**Exercise brief**
Every entry must be repeated exactly in the answer.

-- Opening Marker --

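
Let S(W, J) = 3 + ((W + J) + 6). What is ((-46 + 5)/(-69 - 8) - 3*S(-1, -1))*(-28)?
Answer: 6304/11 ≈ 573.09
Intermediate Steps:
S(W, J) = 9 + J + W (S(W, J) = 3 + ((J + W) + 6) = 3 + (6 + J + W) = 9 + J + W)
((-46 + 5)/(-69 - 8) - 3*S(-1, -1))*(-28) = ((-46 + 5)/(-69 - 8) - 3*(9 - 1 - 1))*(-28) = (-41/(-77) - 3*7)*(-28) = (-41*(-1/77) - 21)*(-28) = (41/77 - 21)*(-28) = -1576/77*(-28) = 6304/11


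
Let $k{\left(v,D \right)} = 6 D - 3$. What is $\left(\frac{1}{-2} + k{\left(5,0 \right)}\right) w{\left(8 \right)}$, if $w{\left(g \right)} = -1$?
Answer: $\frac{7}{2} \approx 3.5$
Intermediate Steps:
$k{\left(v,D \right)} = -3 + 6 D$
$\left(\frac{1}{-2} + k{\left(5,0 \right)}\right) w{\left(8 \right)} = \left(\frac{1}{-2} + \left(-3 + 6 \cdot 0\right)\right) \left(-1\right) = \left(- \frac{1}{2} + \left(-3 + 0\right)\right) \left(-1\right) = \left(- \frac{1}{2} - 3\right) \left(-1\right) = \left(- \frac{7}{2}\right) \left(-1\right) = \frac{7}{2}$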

-- Closing Marker --

**Output below**
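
Let S(W, J) = 3 + ((W + J) + 6). What is ((-46 + 5)/(-69 - 8) - 3*S(-1, -1))*(-28)?
Answer: 6304/11 ≈ 573.09
Intermediate Steps:
S(W, J) = 9 + J + W (S(W, J) = 3 + ((J + W) + 6) = 3 + (6 + J + W) = 9 + J + W)
((-46 + 5)/(-69 - 8) - 3*S(-1, -1))*(-28) = ((-46 + 5)/(-69 - 8) - 3*(9 - 1 - 1))*(-28) = (-41/(-77) - 3*7)*(-28) = (-41*(-1/77) - 21)*(-28) = (41/77 - 21)*(-28) = -1576/77*(-28) = 6304/11


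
Let $k{\left(v,D \right)} = 6 D - 3$. What is $\left(\frac{1}{-2} + k{\left(5,0 \right)}\right) w{\left(8 \right)}$, if $w{\left(g \right)} = -1$?
Answer: $\frac{7}{2} \approx 3.5$
Intermediate Steps:
$k{\left(v,D \right)} = -3 + 6 D$
$\left(\frac{1}{-2} + k{\left(5,0 \right)}\right) w{\left(8 \right)} = \left(\frac{1}{-2} + \left(-3 + 6 \cdot 0\right)\right) \left(-1\right) = \left(- \frac{1}{2} + \left(-3 + 0\right)\right) \left(-1\right) = \left(- \frac{1}{2} - 3\right) \left(-1\right) = \left(- \frac{7}{2}\right) \left(-1\right) = \frac{7}{2}$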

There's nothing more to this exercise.